§ **WHAT THIS TASK INVOLVES**
Look below for the line holding "An ad platform allocates budget across 5" and the line holding "14/9 | 202/9 |". Transcribe exactly those lines and all lines between them, nothing more.

§ **EXTRACTED INFORMATION**

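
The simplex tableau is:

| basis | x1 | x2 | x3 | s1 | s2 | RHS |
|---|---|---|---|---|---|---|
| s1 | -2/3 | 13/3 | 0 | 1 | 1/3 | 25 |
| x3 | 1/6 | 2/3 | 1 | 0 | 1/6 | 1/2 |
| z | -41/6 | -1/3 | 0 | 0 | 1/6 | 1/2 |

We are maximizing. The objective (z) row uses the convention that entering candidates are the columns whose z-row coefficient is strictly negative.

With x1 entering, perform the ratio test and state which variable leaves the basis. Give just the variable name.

Ratios: row 1 (s1): entry -2/3 ≤ 0, skip; row 2 (x3): (1/2)/(1/6) = 3.
Minimum ratio 3 is in the x3 row, so x3 leaves.

x3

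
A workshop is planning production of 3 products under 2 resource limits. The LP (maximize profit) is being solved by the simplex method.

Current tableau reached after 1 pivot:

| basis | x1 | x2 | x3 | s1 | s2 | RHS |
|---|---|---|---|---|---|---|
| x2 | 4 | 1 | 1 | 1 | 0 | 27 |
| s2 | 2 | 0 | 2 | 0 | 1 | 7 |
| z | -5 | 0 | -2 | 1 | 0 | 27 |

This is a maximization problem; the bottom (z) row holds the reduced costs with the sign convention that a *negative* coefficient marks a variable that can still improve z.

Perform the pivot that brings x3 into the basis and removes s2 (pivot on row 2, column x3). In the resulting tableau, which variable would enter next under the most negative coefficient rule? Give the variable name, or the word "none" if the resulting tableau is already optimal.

Pivot element 2. New z-row = old z-row − (-2)·(row 2/2).
Updated z-row coefficients: x1: -3, x2: 0, x3: 0, s1: 1, s2: 1.
The most negative is -3 in column x1, so x1 would enter next.

x1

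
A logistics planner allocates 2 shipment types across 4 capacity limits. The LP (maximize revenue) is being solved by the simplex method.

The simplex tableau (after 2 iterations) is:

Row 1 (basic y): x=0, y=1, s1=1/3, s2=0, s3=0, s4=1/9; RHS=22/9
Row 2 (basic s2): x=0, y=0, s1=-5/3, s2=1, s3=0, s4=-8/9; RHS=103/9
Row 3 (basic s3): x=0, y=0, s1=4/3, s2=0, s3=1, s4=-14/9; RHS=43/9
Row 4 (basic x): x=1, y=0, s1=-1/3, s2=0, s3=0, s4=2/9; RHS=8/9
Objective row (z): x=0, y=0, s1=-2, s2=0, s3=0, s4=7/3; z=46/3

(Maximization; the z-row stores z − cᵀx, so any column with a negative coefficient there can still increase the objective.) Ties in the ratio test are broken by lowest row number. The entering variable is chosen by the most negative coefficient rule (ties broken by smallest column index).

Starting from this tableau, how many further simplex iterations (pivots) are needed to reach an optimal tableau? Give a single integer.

pivot: s1 in, s3 out → z = 45/2
No improving column remains; optimal.

1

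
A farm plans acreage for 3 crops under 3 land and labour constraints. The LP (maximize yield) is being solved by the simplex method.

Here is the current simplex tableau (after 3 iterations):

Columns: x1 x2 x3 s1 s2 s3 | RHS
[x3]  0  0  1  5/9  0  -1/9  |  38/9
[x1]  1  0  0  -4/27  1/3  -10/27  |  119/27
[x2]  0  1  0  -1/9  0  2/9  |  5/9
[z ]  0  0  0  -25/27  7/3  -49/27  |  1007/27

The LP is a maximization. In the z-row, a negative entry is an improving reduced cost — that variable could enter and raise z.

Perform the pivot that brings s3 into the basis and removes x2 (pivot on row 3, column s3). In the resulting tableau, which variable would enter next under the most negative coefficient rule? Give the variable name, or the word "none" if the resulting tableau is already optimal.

Pivot element 2/9. New z-row = old z-row − (-49/27)·(row 3/(2/9)).
Updated z-row coefficients: x1: 0, x2: 49/6, x3: 0, s1: -11/6, s2: 7/3, s3: 0.
The most negative is -11/6 in column s1, so s1 would enter next.

s1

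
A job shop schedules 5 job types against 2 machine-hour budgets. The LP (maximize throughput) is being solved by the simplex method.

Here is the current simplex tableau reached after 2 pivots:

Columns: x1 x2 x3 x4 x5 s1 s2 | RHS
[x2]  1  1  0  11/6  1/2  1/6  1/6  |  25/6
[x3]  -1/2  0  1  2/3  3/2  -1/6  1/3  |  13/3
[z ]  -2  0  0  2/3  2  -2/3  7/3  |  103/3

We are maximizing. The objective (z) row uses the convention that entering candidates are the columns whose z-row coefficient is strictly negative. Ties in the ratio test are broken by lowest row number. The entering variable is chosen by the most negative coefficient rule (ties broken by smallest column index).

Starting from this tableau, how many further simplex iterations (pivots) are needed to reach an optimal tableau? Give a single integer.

pivot: x1 in, x2 out → z = 128/3
pivot: s1 in, x1 out → z = 51
No improving column remains; optimal.

2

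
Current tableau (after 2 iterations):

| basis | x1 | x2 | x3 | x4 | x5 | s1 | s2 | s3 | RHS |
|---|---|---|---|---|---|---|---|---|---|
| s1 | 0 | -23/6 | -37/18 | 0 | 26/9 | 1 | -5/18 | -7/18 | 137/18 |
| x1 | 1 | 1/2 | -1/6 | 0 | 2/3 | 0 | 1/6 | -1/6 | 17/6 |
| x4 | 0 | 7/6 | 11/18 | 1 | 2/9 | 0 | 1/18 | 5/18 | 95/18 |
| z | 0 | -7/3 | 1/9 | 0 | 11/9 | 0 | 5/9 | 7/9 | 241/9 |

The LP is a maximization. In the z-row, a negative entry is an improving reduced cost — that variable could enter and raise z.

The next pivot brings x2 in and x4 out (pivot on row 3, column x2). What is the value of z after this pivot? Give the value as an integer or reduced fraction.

112/3

Minimum ratio for x2: (95/18)/(7/6) = 95/21.
z changes by −(z-row coeff of x2)·ratio = −(-7/3)·(95/21) = 95/9.
New z = 241/9 + (95/9) = 112/3.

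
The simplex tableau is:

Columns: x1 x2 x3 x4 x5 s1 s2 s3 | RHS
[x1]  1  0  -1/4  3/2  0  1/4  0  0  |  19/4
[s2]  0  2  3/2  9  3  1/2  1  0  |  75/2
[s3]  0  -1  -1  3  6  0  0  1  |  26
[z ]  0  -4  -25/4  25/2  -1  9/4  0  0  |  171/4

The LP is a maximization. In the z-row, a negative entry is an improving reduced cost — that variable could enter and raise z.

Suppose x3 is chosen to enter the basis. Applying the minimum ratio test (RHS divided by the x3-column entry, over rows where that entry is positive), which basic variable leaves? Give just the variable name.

Ratios: row 1 (x1): entry -1/4 ≤ 0, skip; row 2 (s2): (75/2)/(3/2) = 25; row 3 (s3): entry -1 ≤ 0, skip.
Minimum ratio 25 is in the s2 row, so s2 leaves.

s2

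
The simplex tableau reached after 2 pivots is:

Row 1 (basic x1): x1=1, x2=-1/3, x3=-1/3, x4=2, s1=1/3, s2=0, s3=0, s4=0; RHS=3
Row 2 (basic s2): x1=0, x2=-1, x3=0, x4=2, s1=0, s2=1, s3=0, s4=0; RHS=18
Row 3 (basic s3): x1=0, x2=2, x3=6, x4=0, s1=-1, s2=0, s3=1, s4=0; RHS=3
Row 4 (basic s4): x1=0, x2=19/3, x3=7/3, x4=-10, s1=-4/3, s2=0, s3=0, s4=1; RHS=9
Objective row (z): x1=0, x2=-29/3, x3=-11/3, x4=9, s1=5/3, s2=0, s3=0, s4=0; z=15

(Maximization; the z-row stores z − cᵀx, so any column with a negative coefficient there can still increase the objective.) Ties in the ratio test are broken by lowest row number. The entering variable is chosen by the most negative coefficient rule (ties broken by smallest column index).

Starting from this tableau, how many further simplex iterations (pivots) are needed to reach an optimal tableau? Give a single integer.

pivot: x2 in, s4 out → z = 546/19
pivot: x4 in, s3 out → z = 581/20
pivot: s1 in, x1 out → z = 1239/32
No improving column remains; optimal.

3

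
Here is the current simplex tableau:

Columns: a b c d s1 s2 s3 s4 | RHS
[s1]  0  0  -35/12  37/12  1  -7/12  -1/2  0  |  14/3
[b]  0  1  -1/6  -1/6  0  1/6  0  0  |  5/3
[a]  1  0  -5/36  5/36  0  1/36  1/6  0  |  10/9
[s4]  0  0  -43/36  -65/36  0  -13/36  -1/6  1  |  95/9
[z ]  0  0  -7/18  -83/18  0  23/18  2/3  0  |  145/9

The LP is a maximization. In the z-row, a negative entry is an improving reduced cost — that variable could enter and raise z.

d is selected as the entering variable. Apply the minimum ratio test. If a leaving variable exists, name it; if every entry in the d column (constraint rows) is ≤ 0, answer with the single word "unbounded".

s1

Ratios: row 1 (s1): (14/3)/(37/12) = 56/37; row 2 (b): entry -1/6 ≤ 0, skip; row 3 (a): (10/9)/(5/36) = 8; row 4 (s4): entry -65/36 ≤ 0, skip.
Minimum ratio is in the s1 row, so s1 leaves.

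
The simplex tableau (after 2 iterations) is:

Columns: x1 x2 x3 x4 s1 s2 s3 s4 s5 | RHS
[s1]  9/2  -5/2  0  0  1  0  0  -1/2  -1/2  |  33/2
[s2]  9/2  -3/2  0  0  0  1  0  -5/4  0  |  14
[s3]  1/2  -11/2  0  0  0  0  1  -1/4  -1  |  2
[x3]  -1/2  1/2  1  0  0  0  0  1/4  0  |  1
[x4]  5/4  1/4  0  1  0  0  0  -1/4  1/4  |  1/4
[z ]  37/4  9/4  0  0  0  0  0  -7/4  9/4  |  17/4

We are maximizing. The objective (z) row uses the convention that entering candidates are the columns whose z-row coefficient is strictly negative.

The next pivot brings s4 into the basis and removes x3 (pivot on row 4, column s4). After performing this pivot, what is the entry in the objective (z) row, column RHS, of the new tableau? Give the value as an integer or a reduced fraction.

45/4

Pivot element is row 4, column s4: 1/4.
Normalize row 4: new (row 4, RHS) = 1/(1/4) = 4.
z-row ← z-row − (-7/4)·(new row 4): 17/4 − (-7/4)·4 = 45/4.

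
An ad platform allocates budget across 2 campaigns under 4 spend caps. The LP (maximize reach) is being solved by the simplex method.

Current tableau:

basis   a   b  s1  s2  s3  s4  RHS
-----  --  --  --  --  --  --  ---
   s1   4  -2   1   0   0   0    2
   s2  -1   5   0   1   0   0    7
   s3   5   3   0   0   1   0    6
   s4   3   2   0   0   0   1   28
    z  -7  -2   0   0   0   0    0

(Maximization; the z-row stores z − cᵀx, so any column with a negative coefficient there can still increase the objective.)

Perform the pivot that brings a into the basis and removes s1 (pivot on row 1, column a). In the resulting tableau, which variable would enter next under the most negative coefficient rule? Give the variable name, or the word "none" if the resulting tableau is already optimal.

Pivot element 4. New z-row = old z-row − (-7)·(row 1/4).
Updated z-row coefficients: a: 0, b: -11/2, s1: 7/4, s2: 0, s3: 0, s4: 0.
The most negative is -11/2 in column b, so b would enter next.

b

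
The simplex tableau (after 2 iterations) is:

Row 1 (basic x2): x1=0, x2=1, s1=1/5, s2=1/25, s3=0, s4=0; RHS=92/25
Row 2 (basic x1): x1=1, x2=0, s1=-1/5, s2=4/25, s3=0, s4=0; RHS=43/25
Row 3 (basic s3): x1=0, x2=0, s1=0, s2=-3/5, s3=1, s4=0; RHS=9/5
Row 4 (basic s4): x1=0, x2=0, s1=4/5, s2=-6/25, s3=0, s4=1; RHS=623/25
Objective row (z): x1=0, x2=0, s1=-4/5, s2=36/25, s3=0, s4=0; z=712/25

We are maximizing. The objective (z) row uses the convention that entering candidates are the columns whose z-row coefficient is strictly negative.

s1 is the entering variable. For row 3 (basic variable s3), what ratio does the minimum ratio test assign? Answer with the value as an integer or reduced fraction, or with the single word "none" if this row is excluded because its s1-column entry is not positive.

none

The s1 entry in row 3 is 0 ≤ 0, so this row gives no ratio.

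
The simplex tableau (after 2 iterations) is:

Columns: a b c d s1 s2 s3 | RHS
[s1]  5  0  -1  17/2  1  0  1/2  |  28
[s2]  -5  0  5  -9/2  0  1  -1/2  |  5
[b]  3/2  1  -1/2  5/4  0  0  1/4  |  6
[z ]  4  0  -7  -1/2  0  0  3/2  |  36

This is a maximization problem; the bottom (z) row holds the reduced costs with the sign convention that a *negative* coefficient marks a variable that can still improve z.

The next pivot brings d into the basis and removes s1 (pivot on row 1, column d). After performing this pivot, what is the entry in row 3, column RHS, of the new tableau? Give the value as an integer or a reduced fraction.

Pivot element is row 1, column d: 17/2.
Normalize row 1: new (row 1, RHS) = 28/(17/2) = 56/17.
row 3 ← row 3 − (5/4)·(new row 1): 6 − (5/4)·(56/17) = 32/17.

32/17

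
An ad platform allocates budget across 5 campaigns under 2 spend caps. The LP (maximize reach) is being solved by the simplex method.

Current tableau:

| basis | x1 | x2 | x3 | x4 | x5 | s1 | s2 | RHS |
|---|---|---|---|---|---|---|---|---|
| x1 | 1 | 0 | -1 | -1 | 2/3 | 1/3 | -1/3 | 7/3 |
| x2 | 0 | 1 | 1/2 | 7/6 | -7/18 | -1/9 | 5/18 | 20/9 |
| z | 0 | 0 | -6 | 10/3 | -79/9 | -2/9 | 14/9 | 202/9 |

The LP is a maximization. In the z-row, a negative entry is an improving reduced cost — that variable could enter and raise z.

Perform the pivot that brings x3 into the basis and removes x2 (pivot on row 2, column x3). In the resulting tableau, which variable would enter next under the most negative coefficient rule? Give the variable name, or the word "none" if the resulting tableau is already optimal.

Pivot element 1/2. New z-row = old z-row − (-6)·(row 2/(1/2)).
Updated z-row coefficients: x1: 0, x2: 12, x3: 0, x4: 52/3, x5: -121/9, s1: -14/9, s2: 44/9.
The most negative is -121/9 in column x5, so x5 would enter next.

x5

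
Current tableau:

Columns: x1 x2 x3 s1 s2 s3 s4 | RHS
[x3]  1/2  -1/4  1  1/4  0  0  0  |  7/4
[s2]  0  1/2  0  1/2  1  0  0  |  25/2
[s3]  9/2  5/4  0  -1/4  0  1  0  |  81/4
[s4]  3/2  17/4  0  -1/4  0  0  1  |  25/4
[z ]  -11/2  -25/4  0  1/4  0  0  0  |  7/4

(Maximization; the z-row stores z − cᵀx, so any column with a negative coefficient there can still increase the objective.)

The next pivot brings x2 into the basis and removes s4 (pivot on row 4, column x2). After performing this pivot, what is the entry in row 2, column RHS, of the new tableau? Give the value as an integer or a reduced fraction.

200/17

Pivot element is row 4, column x2: 17/4.
Normalize row 4: new (row 4, RHS) = (25/4)/(17/4) = 25/17.
row 2 ← row 2 − (1/2)·(new row 4): 25/2 − (1/2)·(25/17) = 200/17.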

§ **SOLUTION TO THIS TASK**
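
An ad platform allocates budget across 5 campaigns under 2 spend caps. The LP (maximize reach) is being solved by the simplex method.

Current tableau:

| basis | x1 | x2 | x3 | x4 | x5 | s1 | s2 | RHS |
|---|---|---|---|---|---|---|---|---|
| x1 | 1 | 0 | -1 | -1 | 2/3 | 1/3 | -1/3 | 7/3 |
| x2 | 0 | 1 | 1/2 | 7/6 | -7/18 | -1/9 | 5/18 | 20/9 |
| z | 0 | 0 | -6 | 10/3 | -79/9 | -2/9 | 14/9 | 202/9 |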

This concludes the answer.